▶ REQUIREMENT:
Here are some entries. Print them exactly as they are.

Segment Open

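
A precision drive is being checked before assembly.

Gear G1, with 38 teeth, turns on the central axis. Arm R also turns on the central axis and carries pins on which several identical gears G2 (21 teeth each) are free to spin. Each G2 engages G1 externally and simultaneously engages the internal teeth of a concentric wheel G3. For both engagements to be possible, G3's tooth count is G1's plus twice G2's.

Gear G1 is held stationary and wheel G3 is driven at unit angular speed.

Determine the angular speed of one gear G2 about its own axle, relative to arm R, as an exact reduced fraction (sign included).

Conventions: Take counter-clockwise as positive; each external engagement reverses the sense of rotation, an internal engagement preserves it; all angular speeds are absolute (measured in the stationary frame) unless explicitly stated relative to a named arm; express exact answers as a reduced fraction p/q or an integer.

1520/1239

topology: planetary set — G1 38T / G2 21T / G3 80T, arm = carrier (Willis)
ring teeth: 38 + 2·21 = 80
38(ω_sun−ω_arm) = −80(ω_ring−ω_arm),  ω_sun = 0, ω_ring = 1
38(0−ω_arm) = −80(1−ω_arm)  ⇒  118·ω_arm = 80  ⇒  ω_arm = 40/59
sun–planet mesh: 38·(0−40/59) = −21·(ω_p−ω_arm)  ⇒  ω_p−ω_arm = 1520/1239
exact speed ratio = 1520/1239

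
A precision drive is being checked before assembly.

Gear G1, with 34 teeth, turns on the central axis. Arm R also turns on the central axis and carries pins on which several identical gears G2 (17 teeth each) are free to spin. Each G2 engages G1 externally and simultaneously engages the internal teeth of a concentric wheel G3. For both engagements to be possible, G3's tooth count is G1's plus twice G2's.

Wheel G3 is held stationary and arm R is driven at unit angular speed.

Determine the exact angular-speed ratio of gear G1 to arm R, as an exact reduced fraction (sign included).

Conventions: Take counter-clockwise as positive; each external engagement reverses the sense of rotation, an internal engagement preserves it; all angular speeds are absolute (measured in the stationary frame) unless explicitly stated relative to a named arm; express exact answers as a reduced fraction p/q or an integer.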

Segment Closed

▶ SOLUTION FOR THIS EXERCISE:
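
A precision drive is being checked before assembly.

Gear G1, with 38 teeth, turns on the central axis. Arm R also turns on the central axis and carries pins on which several identical gears G2 (21 teeth each) are free to spin. Each G2 engages G1 externally and simultaneously engages the internal teeth of a concentric wheel G3. For both engagements to be possible, G3's tooth count is G1's plus twice G2's.

Gear G1 is held stationary and wheel G3 is driven at unit angular speed.

Determine the angular speed of one gear G2 about its own axle, relative to arm R, as an exact reduced fraction (sign included).

Conventions: Take counter-clockwise as positive; each external engagement reverses the sense of rotation, an internal engagement preserves it; all angular speeds are absolute (measured in the stationary frame) unless explicitly stated relative to a named arm; express exact answers as a reduced fraction p/q or an integer.

1520/1239

topology: planetary set — G1 38T / G2 21T / G3 80T, arm = carrier (Willis)
ring teeth: 38 + 2·21 = 80
38(ω_sun−ω_arm) = −80(ω_ring−ω_arm),  ω_sun = 0, ω_ring = 1
38(0−ω_arm) = −80(1−ω_arm)  ⇒  118·ω_arm = 80  ⇒  ω_arm = 40/59
sun–planet mesh: 38·(0−40/59) = −21·(ω_p−ω_arm)  ⇒  ω_p−ω_arm = 1520/1239
exact speed ratio = 1520/1239

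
A precision drive is being checked before assembly.

Gear G1, with 34 teeth, turns on the central axis. Arm R also turns on the central axis and carries pins on which several identical gears G2 (17 teeth each) are free to spin. Each G2 engages G1 externally and simultaneously engages the internal teeth of a concentric wheel G3. For both engagements to be possible, G3's tooth count is G1's plus twice G2's.

Wheel G3 is held stationary and arm R is driven at unit angular speed.

Determine the exact angular-speed ratio of gear G1 to arm R, as an exact reduced fraction (sign included).

Conventions: Take counter-clockwise as positive; each external engagement reverses the sense of rotation, an internal engagement preserves it; all angular speeds are absolute (measured in the stationary frame) unless explicitly stated relative to a named arm; express exact answers as a reduced fraction p/q or an integer.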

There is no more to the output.